-------- DATA IN THIS EXERCISE
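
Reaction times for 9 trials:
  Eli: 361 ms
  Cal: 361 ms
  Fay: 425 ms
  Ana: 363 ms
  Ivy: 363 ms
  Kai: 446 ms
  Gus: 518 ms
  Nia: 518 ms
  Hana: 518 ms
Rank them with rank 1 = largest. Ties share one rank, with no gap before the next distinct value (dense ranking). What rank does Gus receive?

Sorted (descending): 518, 518, 518, 446, 425, 363, 363, 361, 361
The 3 values of 518 share dense rank 1.
The 2 values of 363 share dense rank 4.
The 2 values of 361 share dense rank 5.
Remaining distinct values take the next consecutive integers.
Gus has value 518 ms → rank 1.

1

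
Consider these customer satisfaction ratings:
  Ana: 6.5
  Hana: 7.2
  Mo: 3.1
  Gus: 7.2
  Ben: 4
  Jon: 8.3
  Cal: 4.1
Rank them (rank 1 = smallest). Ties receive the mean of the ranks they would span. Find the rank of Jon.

7

Sorted (ascending): 3.1, 4, 4.1, 6.5, 7.2, 7.2, 8.3
The 2 values of 7.2 occupy positions 5–6 → average rank (5+6)/2 = 5.5.
Jon has value 8.3 → rank 7.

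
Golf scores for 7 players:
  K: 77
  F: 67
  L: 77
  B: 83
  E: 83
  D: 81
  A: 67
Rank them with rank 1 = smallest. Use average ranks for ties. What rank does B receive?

Sorted (ascending): 67, 67, 77, 77, 81, 83, 83
The 2 values of 67 occupy positions 1–2 → average rank (1+2)/2 = 1.5.
The 2 values of 77 occupy positions 3–4 → average rank (3+4)/2 = 3.5.
The 2 values of 83 occupy positions 6–7 → average rank (6+7)/2 = 6.5.
B has value 83 → rank 6.5.

6.5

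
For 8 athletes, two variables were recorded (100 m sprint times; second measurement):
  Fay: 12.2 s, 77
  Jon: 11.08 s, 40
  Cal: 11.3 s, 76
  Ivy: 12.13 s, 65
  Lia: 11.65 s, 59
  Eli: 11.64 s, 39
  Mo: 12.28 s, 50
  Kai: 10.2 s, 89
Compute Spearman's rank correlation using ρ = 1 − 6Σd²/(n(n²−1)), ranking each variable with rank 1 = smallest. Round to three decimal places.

Ranks of variable 1: 7, 2, 3, 6, 5, 4, 8, 1
Ranks of variable 2: 7, 2, 6, 5, 4, 1, 3, 8
d = r₁ − r₂: 0, 0, -3, 1, 1, 3, 5, -7
d²: 0, 0, 9, 1, 1, 9, 25, 49; Σd² = 94
ρ = 1 − 6·94/(8·63) = 1 − 564/504 = -0.119

-0.119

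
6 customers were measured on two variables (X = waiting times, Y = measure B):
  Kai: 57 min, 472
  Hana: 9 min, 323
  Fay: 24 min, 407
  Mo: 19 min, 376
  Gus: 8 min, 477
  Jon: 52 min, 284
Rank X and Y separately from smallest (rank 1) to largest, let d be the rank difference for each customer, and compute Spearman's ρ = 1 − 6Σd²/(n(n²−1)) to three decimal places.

-0.200

Ranks of variable 1: 6, 2, 4, 3, 1, 5
Ranks of variable 2: 5, 2, 4, 3, 6, 1
d = r₁ − r₂: 1, 0, 0, 0, -5, 4
d²: 1, 0, 0, 0, 25, 16; Σd² = 42
ρ = 1 − 6·42/(6·35) = 1 − 252/210 = -0.200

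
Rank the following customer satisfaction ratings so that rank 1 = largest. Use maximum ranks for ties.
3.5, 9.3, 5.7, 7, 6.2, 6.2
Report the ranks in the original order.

Sorted (descending): 9.3, 7, 6.2, 6.2, 5.7, 3.5
The 2 values of 6.2 occupy positions 3–4 → each gets rank 4.

6, 1, 5, 2, 4, 4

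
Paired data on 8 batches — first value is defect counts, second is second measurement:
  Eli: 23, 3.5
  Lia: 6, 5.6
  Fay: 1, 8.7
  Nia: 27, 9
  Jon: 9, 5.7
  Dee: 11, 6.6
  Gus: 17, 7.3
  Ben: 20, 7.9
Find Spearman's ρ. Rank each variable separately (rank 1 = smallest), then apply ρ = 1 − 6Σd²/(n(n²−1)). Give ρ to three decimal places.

Ranks of variable 1: 7, 2, 1, 8, 3, 4, 5, 6
Ranks of variable 2: 1, 2, 7, 8, 3, 4, 5, 6
d = r₁ − r₂: 6, 0, -6, 0, 0, 0, 0, 0
d²: 36, 0, 36, 0, 0, 0, 0, 0; Σd² = 72
ρ = 1 − 6·72/(8·63) = 1 − 432/504 = 0.143

0.143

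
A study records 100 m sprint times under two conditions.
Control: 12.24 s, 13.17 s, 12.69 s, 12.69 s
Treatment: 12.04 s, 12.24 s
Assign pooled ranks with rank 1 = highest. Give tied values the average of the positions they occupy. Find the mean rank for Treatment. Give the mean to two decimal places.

Sorted (descending): 13.17, 12.69, 12.69, 12.24, 12.24, 12.04
The 2 values of 12.69 occupy positions 2–3 → average rank (2+3)/2 = 2.5.
The 2 values of 12.24 occupy positions 4–5 → average rank (4+5)/2 = 4.5.
Treatment values → pooled ranks: 12.04→6, 12.24→4.5
Mean rank = (6 + 4.5) / 2 = 5.25

5.25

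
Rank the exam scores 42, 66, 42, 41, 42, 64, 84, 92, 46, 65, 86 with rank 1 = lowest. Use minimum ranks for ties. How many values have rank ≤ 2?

Sorted (ascending): 41, 42, 42, 42, 46, 64, 65, 66, 84, 86, 92
The 3 values of 42 occupy positions 2–4 → each gets rank 2.
Ranks ≤ 2: {1, 2, 2, 2} → 4 values.

4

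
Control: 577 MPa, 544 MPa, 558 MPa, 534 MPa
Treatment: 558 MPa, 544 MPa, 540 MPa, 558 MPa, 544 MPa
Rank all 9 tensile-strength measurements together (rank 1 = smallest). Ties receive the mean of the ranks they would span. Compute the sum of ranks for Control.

Sorted (ascending): 534, 540, 544, 544, 544, 558, 558, 558, 577
The 3 values of 544 occupy positions 3–5 → average rank 4.
The 3 values of 558 occupy positions 6–8 → average rank 7.
Control values → pooled ranks: 577→9, 544→4, 558→7, 534→1
Rank sum = 9 + 4 + 7 + 1 = 21

21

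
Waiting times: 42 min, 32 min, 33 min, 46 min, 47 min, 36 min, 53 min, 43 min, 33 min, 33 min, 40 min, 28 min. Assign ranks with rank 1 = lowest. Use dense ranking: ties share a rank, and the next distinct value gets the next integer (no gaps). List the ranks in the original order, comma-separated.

Sorted (ascending): 28, 32, 33, 33, 33, 36, 40, 42, 43, 46, 47, 53
The 3 values of 33 share dense rank 3.
Remaining distinct values take the next consecutive integers.

6, 2, 3, 8, 9, 4, 10, 7, 3, 3, 5, 1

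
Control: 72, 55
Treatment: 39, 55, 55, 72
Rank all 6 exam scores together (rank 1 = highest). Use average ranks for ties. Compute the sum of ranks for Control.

Sorted (descending): 72, 72, 55, 55, 55, 39
The 2 values of 72 occupy positions 1–2 → average rank (1+2)/2 = 1.5.
The 3 values of 55 occupy positions 3–5 → average rank 4.
Control values → pooled ranks: 72→1.5, 55→4
Rank sum = 1.5 + 4 = 5.5

5.5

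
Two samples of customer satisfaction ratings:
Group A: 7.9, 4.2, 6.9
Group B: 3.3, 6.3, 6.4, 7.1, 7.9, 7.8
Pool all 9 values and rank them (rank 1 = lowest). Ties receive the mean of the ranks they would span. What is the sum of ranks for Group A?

Sorted (ascending): 3.3, 4.2, 6.3, 6.4, 6.9, 7.1, 7.8, 7.9, 7.9
The 2 values of 7.9 occupy positions 8–9 → average rank (8+9)/2 = 8.5.
Group A values → pooled ranks: 7.9→8.5, 4.2→2, 6.9→5
Rank sum = 8.5 + 2 + 5 = 15.5

15.5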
----------------
EXERCISE OBJECTIVE → Working from the data above, extract solely the lines from the one containing "Eli: 361 ms" through the one containing "Hana: 518 ms", exactly as they appear, both included.

RESULT BELOW →
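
  Eli: 361 ms
  Cal: 361 ms
  Fay: 425 ms
  Ana: 363 ms
  Ivy: 363 ms
  Kai: 446 ms
  Gus: 518 ms
  Nia: 518 ms
  Hana: 518 ms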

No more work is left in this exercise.